| Records from a data source |
::::::::::
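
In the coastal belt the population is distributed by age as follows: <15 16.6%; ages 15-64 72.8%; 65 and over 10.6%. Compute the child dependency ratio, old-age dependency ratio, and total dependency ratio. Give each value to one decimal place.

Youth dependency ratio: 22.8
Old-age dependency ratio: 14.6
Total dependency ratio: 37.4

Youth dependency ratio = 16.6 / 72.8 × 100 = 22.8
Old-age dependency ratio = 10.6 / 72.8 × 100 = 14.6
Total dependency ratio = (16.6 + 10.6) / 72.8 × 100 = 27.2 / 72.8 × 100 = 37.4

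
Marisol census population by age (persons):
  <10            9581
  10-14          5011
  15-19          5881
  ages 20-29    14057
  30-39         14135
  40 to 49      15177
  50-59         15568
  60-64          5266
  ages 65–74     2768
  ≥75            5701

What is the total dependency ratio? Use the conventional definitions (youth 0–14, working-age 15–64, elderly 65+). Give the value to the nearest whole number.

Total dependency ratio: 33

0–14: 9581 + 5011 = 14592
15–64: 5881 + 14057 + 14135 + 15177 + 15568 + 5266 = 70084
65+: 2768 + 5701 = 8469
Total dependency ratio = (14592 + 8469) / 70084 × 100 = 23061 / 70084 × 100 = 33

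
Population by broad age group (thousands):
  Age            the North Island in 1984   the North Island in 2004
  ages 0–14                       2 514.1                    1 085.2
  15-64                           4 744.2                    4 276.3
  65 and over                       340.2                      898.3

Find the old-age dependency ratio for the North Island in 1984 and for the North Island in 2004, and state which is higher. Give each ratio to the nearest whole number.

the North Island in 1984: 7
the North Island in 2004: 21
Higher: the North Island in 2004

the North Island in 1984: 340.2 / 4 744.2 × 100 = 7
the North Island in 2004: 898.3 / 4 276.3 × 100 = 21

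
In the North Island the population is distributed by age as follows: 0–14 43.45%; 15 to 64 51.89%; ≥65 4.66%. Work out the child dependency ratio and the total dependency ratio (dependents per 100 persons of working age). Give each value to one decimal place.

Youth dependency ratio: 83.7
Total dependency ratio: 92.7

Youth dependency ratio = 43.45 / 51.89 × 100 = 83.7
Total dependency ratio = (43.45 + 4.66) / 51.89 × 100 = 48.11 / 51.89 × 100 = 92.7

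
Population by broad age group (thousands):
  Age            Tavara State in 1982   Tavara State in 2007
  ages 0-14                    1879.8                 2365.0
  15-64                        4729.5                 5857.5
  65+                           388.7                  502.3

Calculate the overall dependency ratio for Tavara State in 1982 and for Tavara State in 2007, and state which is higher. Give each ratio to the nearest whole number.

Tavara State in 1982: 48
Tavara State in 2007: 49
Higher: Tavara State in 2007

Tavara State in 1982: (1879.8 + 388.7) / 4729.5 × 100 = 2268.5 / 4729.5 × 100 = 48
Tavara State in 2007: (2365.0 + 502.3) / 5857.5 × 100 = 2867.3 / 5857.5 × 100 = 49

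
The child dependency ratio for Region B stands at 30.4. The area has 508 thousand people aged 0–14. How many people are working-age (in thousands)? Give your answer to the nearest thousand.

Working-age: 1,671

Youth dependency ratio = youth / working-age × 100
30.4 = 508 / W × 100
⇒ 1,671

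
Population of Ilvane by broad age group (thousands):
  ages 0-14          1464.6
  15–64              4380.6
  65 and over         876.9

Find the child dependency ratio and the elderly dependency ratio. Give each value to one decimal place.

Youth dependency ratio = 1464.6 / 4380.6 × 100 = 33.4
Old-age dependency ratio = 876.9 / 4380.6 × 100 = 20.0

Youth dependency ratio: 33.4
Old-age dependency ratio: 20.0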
::::::::::
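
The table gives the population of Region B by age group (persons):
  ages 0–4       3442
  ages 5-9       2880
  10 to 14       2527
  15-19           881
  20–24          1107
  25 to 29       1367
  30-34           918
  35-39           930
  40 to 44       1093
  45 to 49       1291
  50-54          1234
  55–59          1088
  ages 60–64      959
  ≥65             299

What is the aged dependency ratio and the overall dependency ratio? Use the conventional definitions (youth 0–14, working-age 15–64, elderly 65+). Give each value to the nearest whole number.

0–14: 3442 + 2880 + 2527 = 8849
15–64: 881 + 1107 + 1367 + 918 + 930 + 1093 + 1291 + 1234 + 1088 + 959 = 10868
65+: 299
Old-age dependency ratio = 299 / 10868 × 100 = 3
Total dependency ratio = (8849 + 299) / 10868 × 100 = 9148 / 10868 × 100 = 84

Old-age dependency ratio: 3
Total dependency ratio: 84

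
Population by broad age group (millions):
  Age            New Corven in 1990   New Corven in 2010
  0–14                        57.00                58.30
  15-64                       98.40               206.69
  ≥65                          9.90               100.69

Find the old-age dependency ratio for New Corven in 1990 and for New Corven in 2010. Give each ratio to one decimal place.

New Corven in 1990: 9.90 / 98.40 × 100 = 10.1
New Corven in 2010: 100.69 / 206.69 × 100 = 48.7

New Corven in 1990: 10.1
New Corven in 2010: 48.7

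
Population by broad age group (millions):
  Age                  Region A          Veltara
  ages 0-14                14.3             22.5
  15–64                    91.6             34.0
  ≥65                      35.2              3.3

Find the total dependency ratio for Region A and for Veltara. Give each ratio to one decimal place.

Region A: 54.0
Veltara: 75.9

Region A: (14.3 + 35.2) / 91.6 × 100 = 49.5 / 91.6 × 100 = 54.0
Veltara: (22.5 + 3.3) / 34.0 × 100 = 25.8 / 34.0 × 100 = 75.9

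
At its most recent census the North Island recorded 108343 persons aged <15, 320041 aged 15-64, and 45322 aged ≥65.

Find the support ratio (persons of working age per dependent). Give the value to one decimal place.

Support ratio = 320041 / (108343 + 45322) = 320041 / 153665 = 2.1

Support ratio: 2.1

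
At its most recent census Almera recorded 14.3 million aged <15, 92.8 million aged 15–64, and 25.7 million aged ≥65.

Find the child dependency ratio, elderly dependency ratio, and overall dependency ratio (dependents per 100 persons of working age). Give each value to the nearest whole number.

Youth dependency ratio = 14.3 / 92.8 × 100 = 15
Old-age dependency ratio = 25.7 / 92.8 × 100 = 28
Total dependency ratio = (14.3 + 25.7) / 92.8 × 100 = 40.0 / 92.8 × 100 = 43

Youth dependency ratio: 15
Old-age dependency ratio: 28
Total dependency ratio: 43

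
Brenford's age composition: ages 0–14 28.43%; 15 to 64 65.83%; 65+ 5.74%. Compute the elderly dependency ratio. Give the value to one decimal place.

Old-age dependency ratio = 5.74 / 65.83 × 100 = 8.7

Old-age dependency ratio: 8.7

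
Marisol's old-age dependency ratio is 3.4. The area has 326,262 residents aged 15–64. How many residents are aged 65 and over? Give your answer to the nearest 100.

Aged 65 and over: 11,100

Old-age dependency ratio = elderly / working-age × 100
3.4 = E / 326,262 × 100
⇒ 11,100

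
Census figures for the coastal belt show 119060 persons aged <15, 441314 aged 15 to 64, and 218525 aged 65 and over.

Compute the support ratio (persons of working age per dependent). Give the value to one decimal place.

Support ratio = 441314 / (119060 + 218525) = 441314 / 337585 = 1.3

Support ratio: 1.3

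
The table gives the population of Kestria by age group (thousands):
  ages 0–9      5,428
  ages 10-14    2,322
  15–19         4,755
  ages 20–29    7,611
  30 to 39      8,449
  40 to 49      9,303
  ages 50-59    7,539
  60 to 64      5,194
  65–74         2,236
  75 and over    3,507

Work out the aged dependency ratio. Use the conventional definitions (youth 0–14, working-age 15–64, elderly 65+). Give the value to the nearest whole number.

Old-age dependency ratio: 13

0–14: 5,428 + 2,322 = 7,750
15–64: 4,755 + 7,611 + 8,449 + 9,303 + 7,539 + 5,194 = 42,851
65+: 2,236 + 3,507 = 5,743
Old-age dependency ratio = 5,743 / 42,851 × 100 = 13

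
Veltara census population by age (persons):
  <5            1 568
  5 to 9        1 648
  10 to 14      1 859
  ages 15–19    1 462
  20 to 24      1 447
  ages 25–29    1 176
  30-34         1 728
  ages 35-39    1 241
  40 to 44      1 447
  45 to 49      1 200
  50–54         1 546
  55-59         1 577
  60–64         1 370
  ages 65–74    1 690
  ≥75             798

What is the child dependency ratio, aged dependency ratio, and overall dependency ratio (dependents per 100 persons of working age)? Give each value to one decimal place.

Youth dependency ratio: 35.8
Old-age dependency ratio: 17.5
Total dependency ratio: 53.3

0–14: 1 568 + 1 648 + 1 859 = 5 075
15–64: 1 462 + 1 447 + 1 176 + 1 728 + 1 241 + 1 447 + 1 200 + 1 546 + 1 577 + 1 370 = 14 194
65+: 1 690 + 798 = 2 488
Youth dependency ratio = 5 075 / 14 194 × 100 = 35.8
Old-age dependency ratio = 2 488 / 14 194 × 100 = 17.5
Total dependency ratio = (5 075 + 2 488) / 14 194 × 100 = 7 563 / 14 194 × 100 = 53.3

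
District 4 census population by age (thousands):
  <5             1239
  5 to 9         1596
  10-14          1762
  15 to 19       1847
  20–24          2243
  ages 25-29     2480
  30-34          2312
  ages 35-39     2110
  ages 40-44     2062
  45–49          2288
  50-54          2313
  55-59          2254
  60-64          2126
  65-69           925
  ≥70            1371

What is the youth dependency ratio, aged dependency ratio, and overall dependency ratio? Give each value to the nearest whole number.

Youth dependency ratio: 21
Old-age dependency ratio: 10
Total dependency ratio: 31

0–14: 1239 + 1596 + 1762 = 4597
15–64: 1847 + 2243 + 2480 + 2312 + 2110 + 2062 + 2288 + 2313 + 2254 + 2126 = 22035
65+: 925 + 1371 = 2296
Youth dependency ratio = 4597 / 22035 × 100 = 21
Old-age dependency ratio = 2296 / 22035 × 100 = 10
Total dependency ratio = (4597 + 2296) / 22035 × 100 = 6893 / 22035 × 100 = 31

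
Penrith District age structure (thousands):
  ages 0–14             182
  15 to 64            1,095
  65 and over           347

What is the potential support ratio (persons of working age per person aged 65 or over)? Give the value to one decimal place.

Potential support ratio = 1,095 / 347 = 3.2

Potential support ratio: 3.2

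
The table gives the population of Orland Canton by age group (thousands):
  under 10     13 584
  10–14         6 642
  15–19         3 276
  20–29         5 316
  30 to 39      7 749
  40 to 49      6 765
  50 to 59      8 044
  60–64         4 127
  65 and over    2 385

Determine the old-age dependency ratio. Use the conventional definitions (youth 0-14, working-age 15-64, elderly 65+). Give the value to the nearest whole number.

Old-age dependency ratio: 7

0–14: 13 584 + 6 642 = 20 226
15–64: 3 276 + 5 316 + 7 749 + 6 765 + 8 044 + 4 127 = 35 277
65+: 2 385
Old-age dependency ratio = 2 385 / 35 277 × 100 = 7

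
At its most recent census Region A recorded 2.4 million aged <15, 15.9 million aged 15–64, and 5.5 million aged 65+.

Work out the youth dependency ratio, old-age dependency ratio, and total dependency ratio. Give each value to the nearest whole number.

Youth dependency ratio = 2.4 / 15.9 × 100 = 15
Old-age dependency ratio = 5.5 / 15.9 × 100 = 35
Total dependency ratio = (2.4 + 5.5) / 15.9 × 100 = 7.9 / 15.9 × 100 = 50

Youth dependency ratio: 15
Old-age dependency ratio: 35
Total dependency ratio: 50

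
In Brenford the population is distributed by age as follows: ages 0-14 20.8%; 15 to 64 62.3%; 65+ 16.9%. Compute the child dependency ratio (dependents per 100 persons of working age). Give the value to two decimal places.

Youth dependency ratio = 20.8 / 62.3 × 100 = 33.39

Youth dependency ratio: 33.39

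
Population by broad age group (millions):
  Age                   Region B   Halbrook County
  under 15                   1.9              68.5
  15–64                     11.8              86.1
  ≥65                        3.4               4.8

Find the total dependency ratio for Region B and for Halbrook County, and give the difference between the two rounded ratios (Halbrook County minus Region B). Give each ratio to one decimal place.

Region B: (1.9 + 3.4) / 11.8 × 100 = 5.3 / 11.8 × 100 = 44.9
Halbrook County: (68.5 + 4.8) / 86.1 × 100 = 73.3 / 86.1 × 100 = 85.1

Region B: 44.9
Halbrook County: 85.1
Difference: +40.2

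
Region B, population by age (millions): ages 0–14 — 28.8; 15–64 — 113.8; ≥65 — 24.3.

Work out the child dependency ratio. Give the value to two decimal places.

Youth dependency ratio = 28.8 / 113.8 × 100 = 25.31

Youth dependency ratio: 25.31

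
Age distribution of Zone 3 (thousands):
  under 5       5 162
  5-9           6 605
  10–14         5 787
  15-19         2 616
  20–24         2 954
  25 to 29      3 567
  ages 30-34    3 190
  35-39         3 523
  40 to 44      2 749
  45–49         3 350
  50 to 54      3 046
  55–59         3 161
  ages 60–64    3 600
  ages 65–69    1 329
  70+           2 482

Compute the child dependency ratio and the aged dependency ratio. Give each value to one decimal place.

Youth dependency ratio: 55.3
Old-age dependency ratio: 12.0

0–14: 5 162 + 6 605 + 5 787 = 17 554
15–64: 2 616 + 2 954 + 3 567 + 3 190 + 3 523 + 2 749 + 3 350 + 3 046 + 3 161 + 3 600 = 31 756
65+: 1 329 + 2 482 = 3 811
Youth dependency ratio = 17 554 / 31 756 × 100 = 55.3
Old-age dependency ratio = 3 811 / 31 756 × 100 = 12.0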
::::::::::
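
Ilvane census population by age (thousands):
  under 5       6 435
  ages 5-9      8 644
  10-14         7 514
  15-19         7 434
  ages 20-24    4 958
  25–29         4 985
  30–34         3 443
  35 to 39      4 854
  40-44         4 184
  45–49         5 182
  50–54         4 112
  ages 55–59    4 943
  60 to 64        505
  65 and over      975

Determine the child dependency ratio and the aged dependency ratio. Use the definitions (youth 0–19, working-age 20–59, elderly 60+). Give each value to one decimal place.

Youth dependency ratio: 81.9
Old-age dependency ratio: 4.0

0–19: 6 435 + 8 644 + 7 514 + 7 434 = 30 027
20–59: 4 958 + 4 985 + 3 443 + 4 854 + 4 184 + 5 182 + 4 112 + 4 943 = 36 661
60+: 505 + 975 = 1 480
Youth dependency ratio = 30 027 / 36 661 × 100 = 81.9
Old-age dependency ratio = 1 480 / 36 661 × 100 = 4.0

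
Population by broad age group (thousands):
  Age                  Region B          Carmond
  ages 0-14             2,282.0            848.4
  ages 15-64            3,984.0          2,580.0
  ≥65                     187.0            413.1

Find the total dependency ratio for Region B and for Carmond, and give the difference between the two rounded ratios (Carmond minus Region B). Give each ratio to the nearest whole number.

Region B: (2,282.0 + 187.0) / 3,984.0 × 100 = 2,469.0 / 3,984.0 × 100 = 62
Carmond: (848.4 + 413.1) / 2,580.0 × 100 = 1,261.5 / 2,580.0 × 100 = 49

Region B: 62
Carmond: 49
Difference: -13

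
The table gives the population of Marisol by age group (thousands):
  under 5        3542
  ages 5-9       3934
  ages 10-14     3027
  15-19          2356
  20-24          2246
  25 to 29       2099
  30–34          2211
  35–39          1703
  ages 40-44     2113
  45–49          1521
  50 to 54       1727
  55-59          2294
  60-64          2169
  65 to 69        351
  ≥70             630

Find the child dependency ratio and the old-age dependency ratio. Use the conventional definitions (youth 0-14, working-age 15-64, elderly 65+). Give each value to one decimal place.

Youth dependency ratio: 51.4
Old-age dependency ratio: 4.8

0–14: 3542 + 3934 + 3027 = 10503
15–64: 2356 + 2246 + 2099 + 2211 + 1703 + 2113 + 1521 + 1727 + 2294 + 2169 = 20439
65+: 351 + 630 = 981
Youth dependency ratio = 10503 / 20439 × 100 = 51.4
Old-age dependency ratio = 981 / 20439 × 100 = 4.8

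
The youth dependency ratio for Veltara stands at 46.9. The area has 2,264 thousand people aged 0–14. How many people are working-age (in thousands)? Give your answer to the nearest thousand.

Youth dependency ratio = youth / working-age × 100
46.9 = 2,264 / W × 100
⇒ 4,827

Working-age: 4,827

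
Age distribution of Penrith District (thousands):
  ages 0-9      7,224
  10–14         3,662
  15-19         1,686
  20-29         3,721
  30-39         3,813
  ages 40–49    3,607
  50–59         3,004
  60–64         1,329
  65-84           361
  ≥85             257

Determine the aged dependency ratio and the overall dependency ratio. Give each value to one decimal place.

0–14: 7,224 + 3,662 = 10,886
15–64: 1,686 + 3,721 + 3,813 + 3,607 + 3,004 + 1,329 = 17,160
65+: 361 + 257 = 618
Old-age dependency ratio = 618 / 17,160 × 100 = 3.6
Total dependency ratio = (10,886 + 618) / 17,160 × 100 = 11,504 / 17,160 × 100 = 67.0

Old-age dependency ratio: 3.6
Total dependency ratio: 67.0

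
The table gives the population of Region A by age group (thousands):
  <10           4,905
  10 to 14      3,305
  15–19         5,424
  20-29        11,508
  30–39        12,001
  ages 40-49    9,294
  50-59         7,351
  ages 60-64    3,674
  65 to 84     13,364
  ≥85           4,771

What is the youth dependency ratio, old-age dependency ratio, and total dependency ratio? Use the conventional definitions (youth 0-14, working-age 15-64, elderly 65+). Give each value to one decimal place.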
::::::::::
| Problem details |
Find each line in the records holding the string "Penrith" and show it.

| Task solution |
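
Penrith District age structure (thousands):
Age distribution of Penrith District (thousands):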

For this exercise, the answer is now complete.